- [WHAT NEEDS TO BE DONE]: The line containing "How many page faults occur?" and all lines following it in the listing below are to be reproduced exactly, with no other lines.

- [TASK MATERIAL]:
=== Begin Enclosure ===

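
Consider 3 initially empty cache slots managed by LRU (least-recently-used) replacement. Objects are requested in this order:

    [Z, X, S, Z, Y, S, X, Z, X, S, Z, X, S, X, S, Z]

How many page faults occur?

6

Z -> miss, frames (Z)
X -> miss, frames (Z X)
S -> miss, frames (Z X S)
Z -> hit
Y -> miss, evict X, frames (S Z Y)
S -> hit
X -> miss, evict Z, frames (Y S X)
Z -> miss, evict Y, frames (S X Z)
X -> hit
S -> hit
Z -> hit
X -> hit
S -> hit
X -> hit
S -> hit
Z -> hit
Page faults: 6.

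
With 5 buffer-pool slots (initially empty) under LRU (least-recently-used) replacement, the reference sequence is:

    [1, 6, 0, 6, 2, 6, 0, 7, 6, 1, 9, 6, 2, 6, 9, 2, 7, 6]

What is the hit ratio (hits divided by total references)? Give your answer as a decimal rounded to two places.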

=== End Enclosure ===

- [RESULT]:
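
How many page faults occur?

6

Z -> miss, frames (Z)
X -> miss, frames (Z X)
S -> miss, frames (Z X S)
Z -> hit
Y -> miss, evict X, frames (S Z Y)
S -> hit
X -> miss, evict Z, frames (Y S X)
Z -> miss, evict Y, frames (S X Z)
X -> hit
S -> hit
Z -> hit
X -> hit
S -> hit
X -> hit
S -> hit
Z -> hit
Page faults: 6.

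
With 5 buffer-pool slots (initially empty) under LRU (least-recently-used) replacement, the reference sequence is:

    [1, 6, 0, 6, 2, 6, 0, 7, 6, 1, 9, 6, 2, 6, 9, 2, 7, 6]

What is the hit ratio (hits divided by total references)? Give your answer as a decimal rounded to two places.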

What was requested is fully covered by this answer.